[Dataset records]
+++++

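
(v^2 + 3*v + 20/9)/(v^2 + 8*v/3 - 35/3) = (9*v^2 + 27*v + 20)/(3*(3*v^2 + 8*v - 35))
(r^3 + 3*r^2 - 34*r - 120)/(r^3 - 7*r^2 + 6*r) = (r^2 + 9*r + 20)/(r*(r - 1))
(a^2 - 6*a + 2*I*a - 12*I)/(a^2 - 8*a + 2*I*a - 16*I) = (a - 6)/(a - 8)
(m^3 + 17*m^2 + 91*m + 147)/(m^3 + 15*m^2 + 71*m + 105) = (m + 7)/(m + 5)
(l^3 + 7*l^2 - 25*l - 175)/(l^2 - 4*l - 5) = (l^2 + 12*l + 35)/(l + 1)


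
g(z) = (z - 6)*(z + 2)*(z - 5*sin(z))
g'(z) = (1 - 5*cos(z))*(z - 6)*(z + 2) + (z - 6)*(z - 5*sin(z)) + (z + 2)*(z - 5*sin(z))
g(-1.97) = -0.63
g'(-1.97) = -21.64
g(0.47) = 24.51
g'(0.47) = 52.72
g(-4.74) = -286.57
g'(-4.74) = 156.63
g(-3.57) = -84.85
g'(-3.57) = 146.27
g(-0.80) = -22.74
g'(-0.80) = 4.66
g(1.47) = 55.09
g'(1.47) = -4.10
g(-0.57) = -19.99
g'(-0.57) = 19.21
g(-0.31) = -12.96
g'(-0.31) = 34.50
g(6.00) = 0.00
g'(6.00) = 59.18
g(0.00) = 0.00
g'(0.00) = 48.00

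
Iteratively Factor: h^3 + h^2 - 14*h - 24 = (h + 3)*(h^2 - 2*h - 8) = (h + 2)*(h + 3)*(h - 4)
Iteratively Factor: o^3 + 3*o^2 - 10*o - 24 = (o + 2)*(o^2 + o - 12) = (o + 2)*(o + 4)*(o - 3)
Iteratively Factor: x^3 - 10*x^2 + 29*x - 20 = (x - 4)*(x^2 - 6*x + 5) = (x - 4)*(x - 1)*(x - 5)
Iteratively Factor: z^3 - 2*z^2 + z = (z)*(z^2 - 2*z + 1) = z*(z - 1)*(z - 1)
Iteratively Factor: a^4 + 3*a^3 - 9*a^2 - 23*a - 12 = (a - 3)*(a^3 + 6*a^2 + 9*a + 4) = (a - 3)*(a + 1)*(a^2 + 5*a + 4) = (a - 3)*(a + 1)^2*(a + 4)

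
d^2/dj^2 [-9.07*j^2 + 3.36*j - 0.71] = -18.1400000000000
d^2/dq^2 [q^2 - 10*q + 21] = 2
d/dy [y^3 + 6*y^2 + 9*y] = 3*y^2 + 12*y + 9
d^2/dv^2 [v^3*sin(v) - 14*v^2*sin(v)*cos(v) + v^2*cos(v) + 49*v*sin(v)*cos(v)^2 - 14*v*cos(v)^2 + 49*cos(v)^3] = -v^3*sin(v) + 28*v^2*sin(2*v) + 5*v^2*cos(v) - 41*v*sin(v)/4 - 441*v*sin(3*v)/4 - 28*v*cos(2*v) + 14*sin(2*v) - 41*cos(v)/4 - 147*cos(3*v)/4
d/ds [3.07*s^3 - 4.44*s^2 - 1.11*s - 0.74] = 9.21*s^2 - 8.88*s - 1.11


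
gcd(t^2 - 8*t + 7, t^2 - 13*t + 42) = t - 7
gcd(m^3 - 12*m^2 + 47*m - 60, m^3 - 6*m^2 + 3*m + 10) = m - 5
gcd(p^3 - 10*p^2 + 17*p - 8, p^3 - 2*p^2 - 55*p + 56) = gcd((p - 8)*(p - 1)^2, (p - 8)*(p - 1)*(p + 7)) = p^2 - 9*p + 8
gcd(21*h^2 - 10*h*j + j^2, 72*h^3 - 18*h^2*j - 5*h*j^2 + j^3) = 3*h - j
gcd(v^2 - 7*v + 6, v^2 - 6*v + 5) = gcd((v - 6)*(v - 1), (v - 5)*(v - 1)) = v - 1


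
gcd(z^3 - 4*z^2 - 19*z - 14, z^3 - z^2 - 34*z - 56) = z^2 - 5*z - 14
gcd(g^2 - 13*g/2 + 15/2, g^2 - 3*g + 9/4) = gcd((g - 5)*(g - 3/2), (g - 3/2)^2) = g - 3/2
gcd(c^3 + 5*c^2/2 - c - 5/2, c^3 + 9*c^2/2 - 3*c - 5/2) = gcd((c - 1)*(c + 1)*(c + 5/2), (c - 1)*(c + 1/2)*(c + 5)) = c - 1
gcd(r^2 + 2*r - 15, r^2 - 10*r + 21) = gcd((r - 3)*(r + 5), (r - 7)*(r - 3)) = r - 3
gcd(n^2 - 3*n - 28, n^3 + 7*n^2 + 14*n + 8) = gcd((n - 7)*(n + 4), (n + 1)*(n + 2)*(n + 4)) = n + 4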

+++++

**What you have to do**
Transcribe each record shown above, exactly.

**Exercise response**
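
(v^2 + 3*v + 20/9)/(v^2 + 8*v/3 - 35/3) = (9*v^2 + 27*v + 20)/(3*(3*v^2 + 8*v - 35))
(r^3 + 3*r^2 - 34*r - 120)/(r^3 - 7*r^2 + 6*r) = (r^2 + 9*r + 20)/(r*(r - 1))
(a^2 - 6*a + 2*I*a - 12*I)/(a^2 - 8*a + 2*I*a - 16*I) = (a - 6)/(a - 8)
(m^3 + 17*m^2 + 91*m + 147)/(m^3 + 15*m^2 + 71*m + 105) = (m + 7)/(m + 5)
(l^3 + 7*l^2 - 25*l - 175)/(l^2 - 4*l - 5) = (l^2 + 12*l + 35)/(l + 1)


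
g(z) = (z - 6)*(z + 2)*(z - 5*sin(z))
g'(z) = (1 - 5*cos(z))*(z - 6)*(z + 2) + (z - 6)*(z - 5*sin(z)) + (z + 2)*(z - 5*sin(z))
g(-1.97) = -0.63
g'(-1.97) = -21.64
g(0.47) = 24.51
g'(0.47) = 52.72
g(-4.74) = -286.57
g'(-4.74) = 156.63
g(-3.57) = -84.85
g'(-3.57) = 146.27
g(-0.80) = -22.74
g'(-0.80) = 4.66
g(1.47) = 55.09
g'(1.47) = -4.10
g(-0.57) = -19.99
g'(-0.57) = 19.21
g(-0.31) = -12.96
g'(-0.31) = 34.50
g(6.00) = 0.00
g'(6.00) = 59.18
g(0.00) = 0.00
g'(0.00) = 48.00

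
Iteratively Factor: h^3 + h^2 - 14*h - 24 = (h + 3)*(h^2 - 2*h - 8) = (h + 2)*(h + 3)*(h - 4)
Iteratively Factor: o^3 + 3*o^2 - 10*o - 24 = (o + 2)*(o^2 + o - 12) = (o + 2)*(o + 4)*(o - 3)
Iteratively Factor: x^3 - 10*x^2 + 29*x - 20 = (x - 4)*(x^2 - 6*x + 5) = (x - 4)*(x - 1)*(x - 5)
Iteratively Factor: z^3 - 2*z^2 + z = (z)*(z^2 - 2*z + 1) = z*(z - 1)*(z - 1)
Iteratively Factor: a^4 + 3*a^3 - 9*a^2 - 23*a - 12 = (a - 3)*(a^3 + 6*a^2 + 9*a + 4) = (a - 3)*(a + 1)*(a^2 + 5*a + 4) = (a - 3)*(a + 1)^2*(a + 4)

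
d^2/dj^2 [-9.07*j^2 + 3.36*j - 0.71] = -18.1400000000000
d^2/dq^2 [q^2 - 10*q + 21] = 2
d/dy [y^3 + 6*y^2 + 9*y] = 3*y^2 + 12*y + 9
d^2/dv^2 [v^3*sin(v) - 14*v^2*sin(v)*cos(v) + v^2*cos(v) + 49*v*sin(v)*cos(v)^2 - 14*v*cos(v)^2 + 49*cos(v)^3] = -v^3*sin(v) + 28*v^2*sin(2*v) + 5*v^2*cos(v) - 41*v*sin(v)/4 - 441*v*sin(3*v)/4 - 28*v*cos(2*v) + 14*sin(2*v) - 41*cos(v)/4 - 147*cos(3*v)/4
d/ds [3.07*s^3 - 4.44*s^2 - 1.11*s - 0.74] = 9.21*s^2 - 8.88*s - 1.11


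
gcd(t^2 - 8*t + 7, t^2 - 13*t + 42) = t - 7
gcd(m^3 - 12*m^2 + 47*m - 60, m^3 - 6*m^2 + 3*m + 10) = m - 5
gcd(p^3 - 10*p^2 + 17*p - 8, p^3 - 2*p^2 - 55*p + 56) = gcd((p - 8)*(p - 1)^2, (p - 8)*(p - 1)*(p + 7)) = p^2 - 9*p + 8
gcd(21*h^2 - 10*h*j + j^2, 72*h^3 - 18*h^2*j - 5*h*j^2 + j^3) = 3*h - j
gcd(v^2 - 7*v + 6, v^2 - 6*v + 5) = gcd((v - 6)*(v - 1), (v - 5)*(v - 1)) = v - 1


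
gcd(z^3 - 4*z^2 - 19*z - 14, z^3 - z^2 - 34*z - 56) = z^2 - 5*z - 14
gcd(g^2 - 13*g/2 + 15/2, g^2 - 3*g + 9/4) = gcd((g - 5)*(g - 3/2), (g - 3/2)^2) = g - 3/2
gcd(c^3 + 5*c^2/2 - c - 5/2, c^3 + 9*c^2/2 - 3*c - 5/2) = gcd((c - 1)*(c + 1)*(c + 5/2), (c - 1)*(c + 1/2)*(c + 5)) = c - 1
gcd(r^2 + 2*r - 15, r^2 - 10*r + 21) = gcd((r - 3)*(r + 5), (r - 7)*(r - 3)) = r - 3
gcd(n^2 - 3*n - 28, n^3 + 7*n^2 + 14*n + 8) = gcd((n - 7)*(n + 4), (n + 1)*(n + 2)*(n + 4)) = n + 4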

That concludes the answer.